◆ TASK STATEMENT: Which lines of the listing hold the string "flock"? Show each of them.
-----
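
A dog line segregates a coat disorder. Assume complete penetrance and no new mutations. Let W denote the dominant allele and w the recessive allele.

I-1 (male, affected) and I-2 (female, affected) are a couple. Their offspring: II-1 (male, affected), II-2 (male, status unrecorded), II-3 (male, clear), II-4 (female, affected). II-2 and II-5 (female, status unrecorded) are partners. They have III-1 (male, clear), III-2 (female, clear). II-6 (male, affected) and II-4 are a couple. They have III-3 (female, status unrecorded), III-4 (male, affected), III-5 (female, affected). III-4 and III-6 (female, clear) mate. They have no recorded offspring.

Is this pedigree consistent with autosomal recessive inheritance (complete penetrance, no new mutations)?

Under autosomal recessive, II-3 (clear, male) cannot arise from I-1 (affected) × I-2 (affected).

No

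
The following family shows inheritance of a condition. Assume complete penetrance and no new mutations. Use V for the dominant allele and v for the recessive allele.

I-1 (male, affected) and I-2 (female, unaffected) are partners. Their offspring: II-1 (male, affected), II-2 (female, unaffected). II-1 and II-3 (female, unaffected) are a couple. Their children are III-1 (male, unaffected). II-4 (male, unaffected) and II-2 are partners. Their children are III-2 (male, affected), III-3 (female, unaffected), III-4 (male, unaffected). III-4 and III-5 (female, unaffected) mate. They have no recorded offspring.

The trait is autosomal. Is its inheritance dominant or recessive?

II-4 and II-2 are both unaffected yet have an affected child III-2. Under dominance, an affected child requires at least one affected parent, so the trait cannot be dominant.

recessive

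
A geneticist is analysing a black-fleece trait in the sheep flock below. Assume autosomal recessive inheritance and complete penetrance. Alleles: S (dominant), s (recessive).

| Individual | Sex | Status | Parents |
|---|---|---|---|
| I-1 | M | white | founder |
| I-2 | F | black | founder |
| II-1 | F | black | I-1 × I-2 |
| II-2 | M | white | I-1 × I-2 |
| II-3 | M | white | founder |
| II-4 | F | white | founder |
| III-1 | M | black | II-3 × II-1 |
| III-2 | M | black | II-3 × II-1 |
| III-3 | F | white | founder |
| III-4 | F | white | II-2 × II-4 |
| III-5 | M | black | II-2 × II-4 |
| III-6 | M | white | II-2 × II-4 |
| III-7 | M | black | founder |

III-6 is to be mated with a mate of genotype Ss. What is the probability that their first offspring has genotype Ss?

1/2

II-2 is white so carries S and received s from I-2 (ss), so II-2 is Ss.
II-4 is white so carries S and passed s to III-5 (ss), so II-4 is Ss.
III-6 is a white offspring of II-2 (Ss) × II-4 (Ss), whose cross gives 1/4 SS : 1/2 Ss : 1/4 ss; conditioning on being white, III-6 is SS with probability 1/3, Ss with probability 2/3.
Summing over parental genotype combinations, P(offspring has genotype Ss) = 1/3·1/2 + 2/3·1/2 = 1/2.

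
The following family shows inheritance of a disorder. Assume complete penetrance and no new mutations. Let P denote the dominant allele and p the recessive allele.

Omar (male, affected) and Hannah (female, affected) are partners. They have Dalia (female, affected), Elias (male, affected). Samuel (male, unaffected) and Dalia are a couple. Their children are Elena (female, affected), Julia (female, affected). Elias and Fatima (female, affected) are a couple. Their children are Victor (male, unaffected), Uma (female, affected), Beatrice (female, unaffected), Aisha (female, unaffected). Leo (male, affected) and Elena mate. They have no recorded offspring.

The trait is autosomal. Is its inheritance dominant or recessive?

dominant

Elias and Fatima are both affected yet have an unaffected child Victor. Under a recessive model two affected parents are homozygous and every child would be affected, so the trait cannot be recessive.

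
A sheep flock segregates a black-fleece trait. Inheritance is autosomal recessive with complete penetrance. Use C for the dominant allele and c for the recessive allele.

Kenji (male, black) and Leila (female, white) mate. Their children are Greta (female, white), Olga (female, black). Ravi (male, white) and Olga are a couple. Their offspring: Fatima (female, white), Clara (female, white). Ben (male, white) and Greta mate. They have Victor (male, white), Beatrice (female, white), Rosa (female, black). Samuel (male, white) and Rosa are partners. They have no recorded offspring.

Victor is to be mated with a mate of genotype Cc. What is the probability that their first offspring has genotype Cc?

1/2

Ben is white so carries C and passed c to Rosa (cc), so Ben is Cc.
Greta is white so carries C and received c from Kenji (cc), so Greta is Cc.
Victor is a white offspring of Ben (Cc) × Greta (Cc), whose cross gives 1/4 CC : 1/2 Cc : 1/4 cc; conditioning on being white, Victor is CC with probability 1/3, Cc with probability 2/3.
Summing over parental genotype combinations, P(offspring has genotype Cc) = 1/3·1/2 + 2/3·1/2 = 1/2.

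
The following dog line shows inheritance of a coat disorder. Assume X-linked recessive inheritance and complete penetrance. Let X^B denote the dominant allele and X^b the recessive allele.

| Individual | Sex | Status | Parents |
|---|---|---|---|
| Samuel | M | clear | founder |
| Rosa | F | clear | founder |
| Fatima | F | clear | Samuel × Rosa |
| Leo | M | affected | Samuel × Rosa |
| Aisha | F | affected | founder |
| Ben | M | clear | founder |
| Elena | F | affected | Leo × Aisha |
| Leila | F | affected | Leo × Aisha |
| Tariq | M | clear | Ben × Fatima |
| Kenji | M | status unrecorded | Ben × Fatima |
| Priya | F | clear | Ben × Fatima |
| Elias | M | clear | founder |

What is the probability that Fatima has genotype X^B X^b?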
-----
◆ EXERCISE SOLUTION:
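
A geneticist is analysing a black-fleece trait in the sheep flock below. Assume autosomal recessive inheritance and complete penetrance. Alleles: S (dominant), s (recessive).
A sheep flock segregates a black-fleece trait. Inheritance is autosomal recessive with complete penetrance. Use C for the dominant allele and c for the recessive allele.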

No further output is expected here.